(Dataset entries)
....................

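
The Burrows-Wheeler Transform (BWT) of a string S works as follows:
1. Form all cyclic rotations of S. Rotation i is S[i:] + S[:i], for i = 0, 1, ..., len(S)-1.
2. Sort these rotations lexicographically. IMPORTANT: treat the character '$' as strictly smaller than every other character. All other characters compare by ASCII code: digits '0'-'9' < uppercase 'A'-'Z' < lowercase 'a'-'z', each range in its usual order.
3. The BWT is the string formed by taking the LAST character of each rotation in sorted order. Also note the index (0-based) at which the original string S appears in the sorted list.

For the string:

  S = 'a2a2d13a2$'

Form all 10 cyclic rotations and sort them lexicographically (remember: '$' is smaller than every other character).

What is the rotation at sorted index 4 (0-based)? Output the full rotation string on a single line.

All 10 rotations (rotation i = S[i:]+S[:i]):
  rot[0] = a2a2d13a2$
  rot[1] = 2a2d13a2$a
  rot[2] = a2d13a2$a2
  rot[3] = 2d13a2$a2a
  rot[4] = d13a2$a2a2
  rot[5] = 13a2$a2a2d
  rot[6] = 3a2$a2a2d1
  rot[7] = a2$a2a2d13
  rot[8] = 2$a2a2d13a
  rot[9] = $a2a2d13a2
Sorted (with $ < everything):
  sorted[0] = $a2a2d13a2
  sorted[1] = 13a2$a2a2d
  sorted[2] = 2$a2a2d13a
  sorted[3] = 2a2d13a2$a
  sorted[4] = 2d13a2$a2a
  sorted[5] = 3a2$a2a2d1
  sorted[6] = a2$a2a2d13
  sorted[7] = a2a2d13a2$
  sorted[8] = a2d13a2$a2
  sorted[9] = d13a2$a2a2
sorted[4] = 2d13a2$a2a

Answer: 2d13a2$a2a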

....................

Would you please write out the entries again exactly?

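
The Burrows-Wheeler Transform (BWT) of a string S works as follows:
1. Form all cyclic rotations of S. Rotation i is S[i:] + S[:i], for i = 0, 1, ..., len(S)-1.
2. Sort these rotations lexicographically. IMPORTANT: treat the character '$' as strictly smaller than every other character. All other characters compare by ASCII code: digits '0'-'9' < uppercase 'A'-'Z' < lowercase 'a'-'z', each range in its usual order.
3. The BWT is the string formed by taking the LAST character of each rotation in sorted order. Also note the index (0-based) at which the original string S appears in the sorted list.

For the string:

  S = 'a2a2d13a2$'

Form all 10 cyclic rotations and sort them lexicographically (remember: '$' is smaller than every other character).

What is the rotation at sorted index 4 (0-based)? Output the full rotation string on a single line.

All 10 rotations (rotation i = S[i:]+S[:i]):
  rot[0] = a2a2d13a2$
  rot[1] = 2a2d13a2$a
  rot[2] = a2d13a2$a2
  rot[3] = 2d13a2$a2a
  rot[4] = d13a2$a2a2
  rot[5] = 13a2$a2a2d
  rot[6] = 3a2$a2a2d1
  rot[7] = a2$a2a2d13
  rot[8] = 2$a2a2d13a
  rot[9] = $a2a2d13a2
Sorted (with $ < everything):
  sorted[0] = $a2a2d13a2
  sorted[1] = 13a2$a2a2d
  sorted[2] = 2$a2a2d13a
  sorted[3] = 2a2d13a2$a
  sorted[4] = 2d13a2$a2a
  sorted[5] = 3a2$a2a2d1
  sorted[6] = a2$a2a2d13
  sorted[7] = a2a2d13a2$
  sorted[8] = a2d13a2$a2
  sorted[9] = d13a2$a2a2
sorted[4] = 2d13a2$a2a

Answer: 2d13a2$a2a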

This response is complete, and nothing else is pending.